(Material provided)
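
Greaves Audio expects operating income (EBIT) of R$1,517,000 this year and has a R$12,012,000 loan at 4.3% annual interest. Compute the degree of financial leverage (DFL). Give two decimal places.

Annual interest charges come to R$516,516.00.
DFL = EBIT ÷ (EBIT − I) = R$1,517,000 ÷ (R$1,517,000 − R$516,516.00) = R$1,517,000 ÷ R$1,000,484.00 = 1.5163.

1.52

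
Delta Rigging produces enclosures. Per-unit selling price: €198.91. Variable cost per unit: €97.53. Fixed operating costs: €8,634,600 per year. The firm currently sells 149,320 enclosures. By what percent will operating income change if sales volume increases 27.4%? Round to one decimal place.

+63.8%

Contribution at this volume is 149,320 × €101.38 = €15,138,061.60.
EBIT = €15,138,061.60 − €8,634,600 = €6,503,461.60.
Degree of operating leverage = €15,138,061.60 / €6,503,461.60 = 2.3277.
So EBIT moves 2.3277 × (+27.4%) = +63.8%.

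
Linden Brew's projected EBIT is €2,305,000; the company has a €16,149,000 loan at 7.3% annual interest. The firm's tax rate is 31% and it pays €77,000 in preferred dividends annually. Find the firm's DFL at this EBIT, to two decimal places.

2.27

Annual interest charges come to €1,178,877.00.
Preferred dividends grossed up pre-tax: €77,000 / (1 − 0.31) = €111,594.20.
DFL = EBIT ÷ [EBIT − I − D_p/(1−t)] = €2,305,000 ÷ [€2,305,000 − €1,178,877.00 − €111,594.20] = €2,305,000 ÷ €1,014,528.80 = 2.2720.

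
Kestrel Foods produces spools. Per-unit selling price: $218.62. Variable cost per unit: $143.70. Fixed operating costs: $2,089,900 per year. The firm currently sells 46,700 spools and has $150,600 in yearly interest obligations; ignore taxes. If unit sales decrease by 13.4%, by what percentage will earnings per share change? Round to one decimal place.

At 46,700 units, contribution = 46,700 × $74.92 = $3,498,764.00.
Operating income = contribution − fixed costs = $3,498,764.00 − $2,089,900 = $1,408,864.00.
Interest = $150,600.00, so EBIT − I = $1,258,264.00.
DCL = total CM / (EBIT − I) = $3,498,764.00 / $1,258,264.00 = 2.7806.
EPS therefore changes by 2.7806 × (-13.4%) = -37.3%.

-37.3%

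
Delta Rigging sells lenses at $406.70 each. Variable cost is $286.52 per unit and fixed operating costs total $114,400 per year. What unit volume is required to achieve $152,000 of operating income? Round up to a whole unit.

Each unit contributes $406.70 − $286.52 = $120.18.
Required volume = (fixed costs + target profit) ÷ CM = ($114,400 + $152,000) ÷ $120.18 = 2,216.67, so 2,217 lenses.

2,217 lenses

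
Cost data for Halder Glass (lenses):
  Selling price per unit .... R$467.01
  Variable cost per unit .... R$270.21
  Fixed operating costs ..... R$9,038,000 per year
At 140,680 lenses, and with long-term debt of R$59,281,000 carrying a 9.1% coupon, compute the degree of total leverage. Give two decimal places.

2.09

Contribution at this volume is 140,680 × R$196.80 = R$27,685,824.00.
Operating income = contribution − fixed costs = R$27,685,824.00 − R$9,038,000 = R$18,647,824.00. Interest = R$5,394,571.00.
DOL = R$27,685,824.00 ÷ R$18,647,824.00 = 1.4847; DFL = R$18,647,824.00 ÷ R$13,253,253.00 = 1.4070.
DCL = DOL × DFL = 1.4847 × 1.4070 = 2.0890.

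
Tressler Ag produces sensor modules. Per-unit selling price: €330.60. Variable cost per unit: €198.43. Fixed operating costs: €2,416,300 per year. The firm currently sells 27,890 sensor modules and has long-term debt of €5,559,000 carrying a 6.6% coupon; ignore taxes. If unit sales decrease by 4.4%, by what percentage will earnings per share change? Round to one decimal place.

At 27,890 units, contribution = 27,890 × €132.17 = €3,686,221.30.
Operating income = contribution − fixed costs = €3,686,221.30 − €2,416,300 = €1,269,921.30.
After interest of €366,894.00, pre-tax earnings = €903,027.30.
DCL = total CM / (EBIT − I) = €3,686,221.30 / €903,027.30 = 4.0821.
%ΔEPS = DCL × %ΔSales = 4.0821 × -4.4% = -18.0%.

-18.0%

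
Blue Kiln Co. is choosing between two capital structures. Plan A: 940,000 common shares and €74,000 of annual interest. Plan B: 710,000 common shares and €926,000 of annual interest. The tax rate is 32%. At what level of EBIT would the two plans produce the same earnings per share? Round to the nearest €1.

At indifference, (EBIT − 74,000)(1 − t)/940,000 = (EBIT − 926,000)(1 − t)/710,000.
Cancelling (1 − t) and cross-multiplying: 710,000·(EBIT − 74,000) = 940,000·(EBIT − 926,000).
Solving, EBIT = (926,000·940,000 − 74,000·710,000) / (940,000 − 710,000) = 817,900,000,000 / 230,000 = 3,556,086.96.

€3,556,087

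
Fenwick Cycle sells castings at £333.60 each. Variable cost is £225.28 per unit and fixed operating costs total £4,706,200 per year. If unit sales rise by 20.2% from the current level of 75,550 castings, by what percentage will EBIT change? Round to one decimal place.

+47.5%

At 75,550 units, contribution = 75,550 × £108.32 = £8,183,576.00.
EBIT = £8,183,576.00 − £4,706,200 = £3,477,376.00.
DOL = contribution ÷ EBIT = £8,183,576.00 ÷ £3,477,376.00 = 2.3534.
So EBIT moves 2.3534 × (+20.2%) = +47.5%.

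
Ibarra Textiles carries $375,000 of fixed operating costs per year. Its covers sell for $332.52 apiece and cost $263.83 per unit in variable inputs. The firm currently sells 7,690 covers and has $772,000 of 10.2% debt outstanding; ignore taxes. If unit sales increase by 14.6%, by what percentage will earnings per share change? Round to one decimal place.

Contribution at this volume is 7,690 × $68.69 = $528,226.10.
Operating income = contribution − fixed costs = $528,226.10 − $375,000 = $153,226.10.
After interest of $78,744.00, pre-tax earnings = $74,482.10.
Degree of combined leverage = contribution ÷ (EBIT − I) = $528,226.10 ÷ $74,482.10 = 7.0920.
EPS therefore changes by 7.0920 × (+14.6%) = +103.5%.

+103.5%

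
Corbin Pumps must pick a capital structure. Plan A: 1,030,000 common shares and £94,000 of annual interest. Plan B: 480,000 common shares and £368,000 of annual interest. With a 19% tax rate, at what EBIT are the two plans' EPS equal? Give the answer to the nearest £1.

£607,127

Set EPS_A = EPS_B: (EBIT − £94,000)(1 − 0.19) ÷ 1,030,000 = (EBIT − £368,000)(1 − 0.19) ÷ 480,000.
Cancelling (1 − t) and cross-multiplying: 480,000·(EBIT − 94,000) = 1,030,000·(EBIT − 368,000).
EBIT × (1,030,000 − 480,000) = 368,000 × 1,030,000 − 94,000 × 480,000 = 333,920,000,000, so EBIT = 333,920,000,000 ÷ 550,000 = 607,127.27.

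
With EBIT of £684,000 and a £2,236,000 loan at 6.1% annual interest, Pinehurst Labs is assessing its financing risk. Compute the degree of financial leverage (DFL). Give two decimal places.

1.25

Interest = £136,396.00.
Degree of financial leverage = EBIT / (EBIT − interest) = £684,000 / £547,604.00 = 1.2491.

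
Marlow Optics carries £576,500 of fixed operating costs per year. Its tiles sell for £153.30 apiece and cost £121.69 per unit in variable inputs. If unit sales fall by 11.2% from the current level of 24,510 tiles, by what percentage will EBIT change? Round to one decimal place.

Total contribution margin = 24,510 × £31.61 = £774,761.10.
Subtracting fixed costs: EBIT = £774,761.10 − £576,500 = £198,261.10.
So DOL = total CM / EBIT = £774,761.10 / £198,261.10 = 3.9078.
Operating income changes by 3.9078 × -11.2% = -43.8%.

-43.8%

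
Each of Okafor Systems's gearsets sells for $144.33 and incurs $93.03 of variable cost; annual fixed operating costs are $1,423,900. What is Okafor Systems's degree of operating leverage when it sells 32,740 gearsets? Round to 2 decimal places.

Total contribution margin = 32,740 × $51.30 = $1,679,562.00.
Subtracting fixed costs: EBIT = $1,679,562.00 − $1,423,900 = $255,662.00.
So DOL = total CM / EBIT = $1,679,562.00 / $255,662.00 = 6.5695.

6.57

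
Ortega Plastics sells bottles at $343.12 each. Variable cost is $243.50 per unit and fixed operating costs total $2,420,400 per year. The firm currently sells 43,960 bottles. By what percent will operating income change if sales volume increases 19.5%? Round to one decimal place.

Total contribution margin = 43,960 × $99.62 = $4,379,295.20.
Operating income = contribution − fixed costs = $4,379,295.20 − $2,420,400 = $1,958,895.20.
Degree of operating leverage = $4,379,295.20 / $1,958,895.20 = 2.2356.
%ΔEBIT = DOL × %ΔSales = 2.2356 × +19.5% = +43.6%.

+43.6%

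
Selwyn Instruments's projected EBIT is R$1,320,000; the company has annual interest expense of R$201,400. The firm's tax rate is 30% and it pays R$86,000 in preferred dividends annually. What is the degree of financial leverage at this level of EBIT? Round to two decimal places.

1.33

Annual interest charges come to R$201,400.00.
Pre-tax preferred-dividend burden = R$86,000 ÷ (1 − 0.30) = R$122,857.14.
DFL = EBIT ÷ [EBIT − I − D_p/(1−t)] = R$1,320,000 ÷ [R$1,320,000 − R$201,400.00 − R$122,857.14] = R$1,320,000 ÷ R$995,742.86 = 1.3256.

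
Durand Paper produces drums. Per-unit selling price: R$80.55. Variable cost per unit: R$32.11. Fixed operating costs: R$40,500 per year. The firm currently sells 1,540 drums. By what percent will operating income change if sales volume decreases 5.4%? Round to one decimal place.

-11.8%

At 1,540 units, contribution = 1,540 × R$48.44 = R$74,597.60.
Operating income = contribution − fixed costs = R$74,597.60 − R$40,500 = R$34,097.60.
Degree of operating leverage = R$74,597.60 / R$34,097.60 = 2.1878.
%ΔEBIT = DOL × %ΔSales = 2.1878 × -5.4% = -11.8%.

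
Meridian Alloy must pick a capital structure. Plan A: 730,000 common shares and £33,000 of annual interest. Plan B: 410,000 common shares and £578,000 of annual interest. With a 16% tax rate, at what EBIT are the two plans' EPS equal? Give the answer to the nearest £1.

At indifference, (EBIT − 33,000)(1 − t)/730,000 = (EBIT − 578,000)(1 − t)/410,000.
The (1 − t) factor cancels: (EBIT − 33,000) × 410,000 = (EBIT − 578,000) × 730,000.
Solving, EBIT = (578,000·730,000 − 33,000·410,000) / (730,000 − 410,000) = 408,410,000,000 / 320,000 = 1,276,281.25.

£1,276,281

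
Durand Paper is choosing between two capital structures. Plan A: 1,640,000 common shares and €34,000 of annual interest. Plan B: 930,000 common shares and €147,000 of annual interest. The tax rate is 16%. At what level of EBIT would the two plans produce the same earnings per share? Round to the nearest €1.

Set EPS_A = EPS_B: (EBIT − €34,000)(1 − 0.16) ÷ 1,640,000 = (EBIT − €147,000)(1 − 0.16) ÷ 930,000.
The (1 − t) factor cancels: (EBIT − 34,000) × 930,000 = (EBIT − 147,000) × 1,640,000.
EBIT × (1,640,000 − 930,000) = 147,000 × 1,640,000 − 34,000 × 930,000 = 209,460,000,000, so EBIT = 209,460,000,000 ÷ 710,000 = 295,014.08.

€295,014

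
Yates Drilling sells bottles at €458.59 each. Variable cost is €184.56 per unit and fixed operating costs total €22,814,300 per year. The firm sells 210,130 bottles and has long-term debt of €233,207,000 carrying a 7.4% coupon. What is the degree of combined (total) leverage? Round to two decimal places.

Total contribution margin = 210,130 × €274.03 = €57,581,923.90.
Operating income = contribution − fixed costs = €57,581,923.90 − €22,814,300 = €34,767,623.90. Interest = €17,257,318.00, so EBIT − I = €17,510,305.90.
Degree of total leverage = total CM / (EBIT − interest) = €57,581,923.90 / €17,510,305.90 = 3.2885.

3.29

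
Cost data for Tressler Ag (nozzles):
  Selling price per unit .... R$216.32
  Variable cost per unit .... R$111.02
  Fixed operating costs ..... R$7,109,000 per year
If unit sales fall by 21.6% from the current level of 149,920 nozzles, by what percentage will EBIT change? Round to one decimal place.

-39.3%

Total contribution margin = 149,920 × R$105.30 = R$15,786,576.00.
Subtracting fixed costs: EBIT = R$15,786,576.00 − R$7,109,000 = R$8,677,576.00.
So DOL = total CM / EBIT = R$15,786,576.00 / R$8,677,576.00 = 1.8192.
Operating income changes by 1.8192 × -21.6% = -39.3%.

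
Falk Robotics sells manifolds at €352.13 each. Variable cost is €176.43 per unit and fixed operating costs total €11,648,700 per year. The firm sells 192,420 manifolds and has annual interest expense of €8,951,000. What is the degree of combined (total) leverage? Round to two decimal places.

At 192,420 units, contribution = 192,420 × €175.70 = €33,808,194.00.
Operating income = contribution − fixed costs = €33,808,194.00 − €11,648,700 = €22,159,494.00. Interest = €8,951,000.00, so EBIT − I = €13,208,494.00.
DCL = contribution ÷ (EBIT − I) = €33,808,194.00 ÷ €13,208,494.00 = 2.5596.

2.56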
(End Material provided)
*Task item*: Apply a filter for "data" to the entries and show each line that passes.

*Answer below*:
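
Cost data for Halder Glass (lenses):
Cost data for Tressler Ag (nozzles):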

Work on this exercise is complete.